Each record beneath this line is to be copied exactly.

──────────

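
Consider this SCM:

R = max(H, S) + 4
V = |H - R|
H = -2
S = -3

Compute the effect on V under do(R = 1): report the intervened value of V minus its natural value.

The intervention breaks the incoming arrows to R: R = max(H, S) + 4 no longer applies, and R = 1.
V = |H - R|  [with H=-2, R=1]  = 3
Without intervention: R = max(H, S) + 4  [with H=-2, S=-3]  = 2; V = |H - R|  [with H=-2, R=2]  = 4.
Change = 3 − 4 = -1.

-1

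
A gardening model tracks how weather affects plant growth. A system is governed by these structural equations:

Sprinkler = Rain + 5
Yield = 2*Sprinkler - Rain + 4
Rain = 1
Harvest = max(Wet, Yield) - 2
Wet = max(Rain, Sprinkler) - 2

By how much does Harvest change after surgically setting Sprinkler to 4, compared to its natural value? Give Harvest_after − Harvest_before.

-4

do(Sprinkler=4) replaces the equation Sprinkler = Rain + 5 with the constant Sprinkler = 4.
Wet = max(Rain, Sprinkler) - 2  [with Rain=1, Sprinkler=4]  = 2
Yield = 2*Sprinkler - Rain + 4  [with Sprinkler=4, Rain=1]  = 11
Harvest = max(Wet, Yield) - 2  [with Wet=2, Yield=11]  = 9
Without intervention: Sprinkler = Rain + 5  [with Rain=1]  = 6; Wet = max(Rain, Sprinkler) - 2  [with Rain=1, Sprinkler=6]  = 4; Yield = 2*Sprinkler - Rain + 4  [with Sprinkler=6, Rain=1]  = 15; Harvest = max(Wet, Yield) - 2  [with Wet=4, Yield=15]  = 13.
Change = 9 − 13 = -4.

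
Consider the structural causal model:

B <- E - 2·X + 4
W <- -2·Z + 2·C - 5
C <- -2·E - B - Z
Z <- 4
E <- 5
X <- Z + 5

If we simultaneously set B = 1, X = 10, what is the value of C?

-15

The joint intervention fixes B = 1, X = 10, removing each variable's own equation.
C = -2·E - B - Z  [with E=5, B=1, Z=4]  = -15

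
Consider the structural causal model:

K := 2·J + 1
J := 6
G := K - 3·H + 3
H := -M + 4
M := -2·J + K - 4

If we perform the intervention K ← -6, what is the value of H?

Under do(K=-6), the mechanism K := 2·J + 1 is discarded; K is fixed at -6.
M = -2·J + K - 4  [with J=6, K=-6]  = -22
H = -M + 4  [with M=-22]  = 26

26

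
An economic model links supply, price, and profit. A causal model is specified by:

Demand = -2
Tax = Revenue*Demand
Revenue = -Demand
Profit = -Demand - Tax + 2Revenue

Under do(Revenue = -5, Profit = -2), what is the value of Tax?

10

The joint intervention fixes Revenue = -5, Profit = -2, removing each variable's own equation.
Tax = Revenue*Demand  [with Revenue=-5, Demand=-2]  = 10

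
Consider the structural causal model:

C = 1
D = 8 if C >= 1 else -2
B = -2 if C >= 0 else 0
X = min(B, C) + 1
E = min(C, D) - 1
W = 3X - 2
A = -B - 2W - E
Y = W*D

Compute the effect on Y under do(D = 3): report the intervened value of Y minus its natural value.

25

do(D=3) replaces the equation D = 8 if C >= 1 else -2 with the constant D = 3.
B = -2 if C >= 0 else 0  [with C=1]  = -2
X = min(B, C) + 1  [with B=-2, C=1]  = -1
W = 3X - 2  [with X=-1]  = -5
Y = W*D  [with W=-5, D=3]  = -15
Without intervention: D = 8 if C >= 1 else -2  [with C=1]  = 8; B = -2 if C >= 0 else 0  [with C=1]  = -2; X = min(B, C) + 1  [with B=-2, C=1]  = -1; W = 3X - 2  [with X=-1]  = -5; Y = W*D  [with W=-5, D=8]  = -40.
Change = -15 − (-40) = 25.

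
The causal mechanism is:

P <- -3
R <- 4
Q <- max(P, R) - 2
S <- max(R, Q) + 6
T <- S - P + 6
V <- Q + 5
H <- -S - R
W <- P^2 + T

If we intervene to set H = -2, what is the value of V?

7

Intervening sets H = -2 and removes its equation (H <- -S - R).
Since V is not a descendant of the intervened variable, it is unaffected.
Q = max(P, R) - 2  [with P=-3, R=4]  = 2
V = Q + 5  [with Q=2]  = 7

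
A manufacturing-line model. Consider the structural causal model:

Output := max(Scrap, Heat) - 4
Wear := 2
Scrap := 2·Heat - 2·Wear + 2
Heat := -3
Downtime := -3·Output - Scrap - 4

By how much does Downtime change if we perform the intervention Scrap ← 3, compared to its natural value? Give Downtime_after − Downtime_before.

-29

do(Scrap=3) replaces the equation Scrap := 2·Heat - 2·Wear + 2 with the constant Scrap = 3.
Output = max(Scrap, Heat) - 4  [with Scrap=3, Heat=-3]  = -1
Downtime = -3·Output - Scrap - 4  [with Output=-1, Scrap=3]  = -4
Without intervention: Scrap = 2·Heat - 2·Wear + 2  [with Heat=-3, Wear=2]  = -8; Output = max(Scrap, Heat) - 4  [with Scrap=-8, Heat=-3]  = -7; Downtime = -3·Output - Scrap - 4  [with Output=-7, Scrap=-8]  = 25.
Change = -4 − 25 = -29.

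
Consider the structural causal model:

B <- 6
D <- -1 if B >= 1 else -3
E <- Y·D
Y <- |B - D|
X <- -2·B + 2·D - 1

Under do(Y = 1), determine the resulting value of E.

The intervention breaks the incoming arrows to Y: Y <- |B - D| no longer applies, and Y = 1.
D = -1 if B >= 1 else -3  [with B=6]  = -1
E = Y·D  [with Y=1, D=-1]  = -1

-1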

──────────

— Answer section —
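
Consider this SCM:

R = max(H, S) + 4
V = |H - R|
H = -2
S = -3

Compute the effect on V under do(R = 1): report the intervened value of V minus its natural value.

The intervention breaks the incoming arrows to R: R = max(H, S) + 4 no longer applies, and R = 1.
V = |H - R|  [with H=-2, R=1]  = 3
Without intervention: R = max(H, S) + 4  [with H=-2, S=-3]  = 2; V = |H - R|  [with H=-2, R=2]  = 4.
Change = 3 − 4 = -1.

-1

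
A gardening model tracks how weather affects plant growth. A system is governed by these structural equations:

Sprinkler = Rain + 5
Yield = 2*Sprinkler - Rain + 4
Rain = 1
Harvest = max(Wet, Yield) - 2
Wet = max(Rain, Sprinkler) - 2

By how much does Harvest change after surgically setting Sprinkler to 4, compared to its natural value? Give Harvest_after − Harvest_before.

-4

do(Sprinkler=4) replaces the equation Sprinkler = Rain + 5 with the constant Sprinkler = 4.
Wet = max(Rain, Sprinkler) - 2  [with Rain=1, Sprinkler=4]  = 2
Yield = 2*Sprinkler - Rain + 4  [with Sprinkler=4, Rain=1]  = 11
Harvest = max(Wet, Yield) - 2  [with Wet=2, Yield=11]  = 9
Without intervention: Sprinkler = Rain + 5  [with Rain=1]  = 6; Wet = max(Rain, Sprinkler) - 2  [with Rain=1, Sprinkler=6]  = 4; Yield = 2*Sprinkler - Rain + 4  [with Sprinkler=6, Rain=1]  = 15; Harvest = max(Wet, Yield) - 2  [with Wet=4, Yield=15]  = 13.
Change = 9 − 13 = -4.

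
Consider the structural causal model:

B <- E - 2·X + 4
W <- -2·Z + 2·C - 5
C <- -2·E - B - Z
Z <- 4
E <- 5
X <- Z + 5

If we simultaneously set B = 1, X = 10, what is the value of C?

-15

The joint intervention fixes B = 1, X = 10, removing each variable's own equation.
C = -2·E - B - Z  [with E=5, B=1, Z=4]  = -15

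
Consider the structural causal model:

K := 2·J + 1
J := 6
G := K - 3·H + 3
H := -M + 4
M := -2·J + K - 4

If we perform the intervention K ← -6, what is the value of H?

Under do(K=-6), the mechanism K := 2·J + 1 is discarded; K is fixed at -6.
M = -2·J + K - 4  [with J=6, K=-6]  = -22
H = -M + 4  [with M=-22]  = 26

26

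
An economic model links supply, price, and profit. A causal model is specified by:

Demand = -2
Tax = Revenue*Demand
Revenue = -Demand
Profit = -Demand - Tax + 2Revenue

Under do(Revenue = -5, Profit = -2), what is the value of Tax?

10

The joint intervention fixes Revenue = -5, Profit = -2, removing each variable's own equation.
Tax = Revenue*Demand  [with Revenue=-5, Demand=-2]  = 10

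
Consider the structural causal model:

C = 1
D = 8 if C >= 1 else -2
B = -2 if C >= 0 else 0
X = min(B, C) + 1
E = min(C, D) - 1
W = 3X - 2
A = -B - 2W - E
Y = W*D

Compute the effect on Y under do(D = 3): report the intervened value of Y minus its natural value.

25

do(D=3) replaces the equation D = 8 if C >= 1 else -2 with the constant D = 3.
B = -2 if C >= 0 else 0  [with C=1]  = -2
X = min(B, C) + 1  [with B=-2, C=1]  = -1
W = 3X - 2  [with X=-1]  = -5
Y = W*D  [with W=-5, D=3]  = -15
Without intervention: D = 8 if C >= 1 else -2  [with C=1]  = 8; B = -2 if C >= 0 else 0  [with C=1]  = -2; X = min(B, C) + 1  [with B=-2, C=1]  = -1; W = 3X - 2  [with X=-1]  = -5; Y = W*D  [with W=-5, D=8]  = -40.
Change = -15 − (-40) = 25.

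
The causal mechanism is:

P <- -3
R <- 4
Q <- max(P, R) - 2
S <- max(R, Q) + 6
T <- S - P + 6
V <- Q + 5
H <- -S - R
W <- P^2 + T

If we intervene to set H = -2, what is the value of V?

7

Intervening sets H = -2 and removes its equation (H <- -S - R).
Since V is not a descendant of the intervened variable, it is unaffected.
Q = max(P, R) - 2  [with P=-3, R=4]  = 2
V = Q + 5  [with Q=2]  = 7

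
A manufacturing-line model. Consider the structural causal model:

Output := max(Scrap, Heat) - 4
Wear := 2
Scrap := 2·Heat - 2·Wear + 2
Heat := -3
Downtime := -3·Output - Scrap - 4

By how much does Downtime change if we perform the intervention Scrap ← 3, compared to its natural value? Give Downtime_after − Downtime_before.

-29

do(Scrap=3) replaces the equation Scrap := 2·Heat - 2·Wear + 2 with the constant Scrap = 3.
Output = max(Scrap, Heat) - 4  [with Scrap=3, Heat=-3]  = -1
Downtime = -3·Output - Scrap - 4  [with Output=-1, Scrap=3]  = -4
Without intervention: Scrap = 2·Heat - 2·Wear + 2  [with Heat=-3, Wear=2]  = -8; Output = max(Scrap, Heat) - 4  [with Scrap=-8, Heat=-3]  = -7; Downtime = -3·Output - Scrap - 4  [with Output=-7, Scrap=-8]  = 25.
Change = -4 − 25 = -29.

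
Consider the structural causal model:

B <- 6
D <- -1 if B >= 1 else -3
E <- Y·D
Y <- |B - D|
X <- -2·B + 2·D - 1

Under do(Y = 1), determine the resulting value of E.

The intervention breaks the incoming arrows to Y: Y <- |B - D| no longer applies, and Y = 1.
D = -1 if B >= 1 else -3  [with B=6]  = -1
E = Y·D  [with Y=1, D=-1]  = -1

-1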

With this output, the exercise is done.